■ To do ■
Go through the records and tally the lines that include the word "Immediates". The answer is that total alone.

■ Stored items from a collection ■
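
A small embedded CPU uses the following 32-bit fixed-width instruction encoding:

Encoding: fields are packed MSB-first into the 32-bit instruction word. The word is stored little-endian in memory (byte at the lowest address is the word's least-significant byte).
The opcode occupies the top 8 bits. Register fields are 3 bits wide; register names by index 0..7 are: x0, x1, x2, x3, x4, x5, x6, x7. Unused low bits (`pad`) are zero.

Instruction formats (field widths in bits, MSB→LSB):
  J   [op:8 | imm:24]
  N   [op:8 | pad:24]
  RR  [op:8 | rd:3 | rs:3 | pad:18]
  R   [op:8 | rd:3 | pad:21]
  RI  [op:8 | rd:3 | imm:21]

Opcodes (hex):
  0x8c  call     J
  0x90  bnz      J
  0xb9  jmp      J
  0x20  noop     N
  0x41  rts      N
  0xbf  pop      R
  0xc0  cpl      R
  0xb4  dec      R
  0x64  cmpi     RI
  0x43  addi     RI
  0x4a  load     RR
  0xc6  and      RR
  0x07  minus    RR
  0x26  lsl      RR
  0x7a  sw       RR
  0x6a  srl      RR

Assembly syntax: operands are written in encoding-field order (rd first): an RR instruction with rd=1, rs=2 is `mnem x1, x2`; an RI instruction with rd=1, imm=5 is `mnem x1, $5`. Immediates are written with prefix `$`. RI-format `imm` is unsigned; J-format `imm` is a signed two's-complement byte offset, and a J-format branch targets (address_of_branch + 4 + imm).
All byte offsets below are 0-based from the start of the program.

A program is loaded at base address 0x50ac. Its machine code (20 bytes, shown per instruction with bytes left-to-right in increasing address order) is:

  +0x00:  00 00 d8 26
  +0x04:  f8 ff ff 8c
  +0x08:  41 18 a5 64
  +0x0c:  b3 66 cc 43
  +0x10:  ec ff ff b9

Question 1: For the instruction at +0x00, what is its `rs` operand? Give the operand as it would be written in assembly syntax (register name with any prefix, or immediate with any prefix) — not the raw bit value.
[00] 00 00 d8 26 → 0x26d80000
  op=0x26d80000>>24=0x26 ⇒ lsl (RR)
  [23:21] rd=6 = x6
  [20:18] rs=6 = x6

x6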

==

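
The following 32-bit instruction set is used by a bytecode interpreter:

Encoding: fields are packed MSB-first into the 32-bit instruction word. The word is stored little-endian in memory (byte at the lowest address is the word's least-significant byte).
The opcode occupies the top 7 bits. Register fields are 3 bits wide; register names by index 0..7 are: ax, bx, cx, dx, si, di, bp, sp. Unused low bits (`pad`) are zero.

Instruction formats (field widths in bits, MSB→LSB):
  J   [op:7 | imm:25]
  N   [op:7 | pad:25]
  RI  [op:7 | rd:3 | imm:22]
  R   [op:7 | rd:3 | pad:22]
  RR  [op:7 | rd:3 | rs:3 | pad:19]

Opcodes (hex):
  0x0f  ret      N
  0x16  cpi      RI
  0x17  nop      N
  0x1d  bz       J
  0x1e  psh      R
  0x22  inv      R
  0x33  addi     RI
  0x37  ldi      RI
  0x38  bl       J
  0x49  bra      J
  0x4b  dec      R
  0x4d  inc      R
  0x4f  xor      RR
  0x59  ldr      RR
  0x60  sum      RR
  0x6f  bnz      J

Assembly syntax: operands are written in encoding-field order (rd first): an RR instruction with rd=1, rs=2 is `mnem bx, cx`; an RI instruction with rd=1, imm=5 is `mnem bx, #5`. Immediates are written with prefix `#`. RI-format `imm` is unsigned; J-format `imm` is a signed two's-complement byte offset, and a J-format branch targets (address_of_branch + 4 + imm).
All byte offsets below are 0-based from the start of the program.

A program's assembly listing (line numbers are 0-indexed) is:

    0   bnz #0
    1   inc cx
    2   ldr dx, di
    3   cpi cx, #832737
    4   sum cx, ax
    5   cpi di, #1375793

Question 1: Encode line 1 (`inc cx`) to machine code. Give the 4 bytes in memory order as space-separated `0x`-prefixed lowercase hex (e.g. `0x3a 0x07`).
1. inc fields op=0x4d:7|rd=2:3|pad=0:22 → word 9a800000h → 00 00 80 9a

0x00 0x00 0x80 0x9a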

■ Result of the task ■
2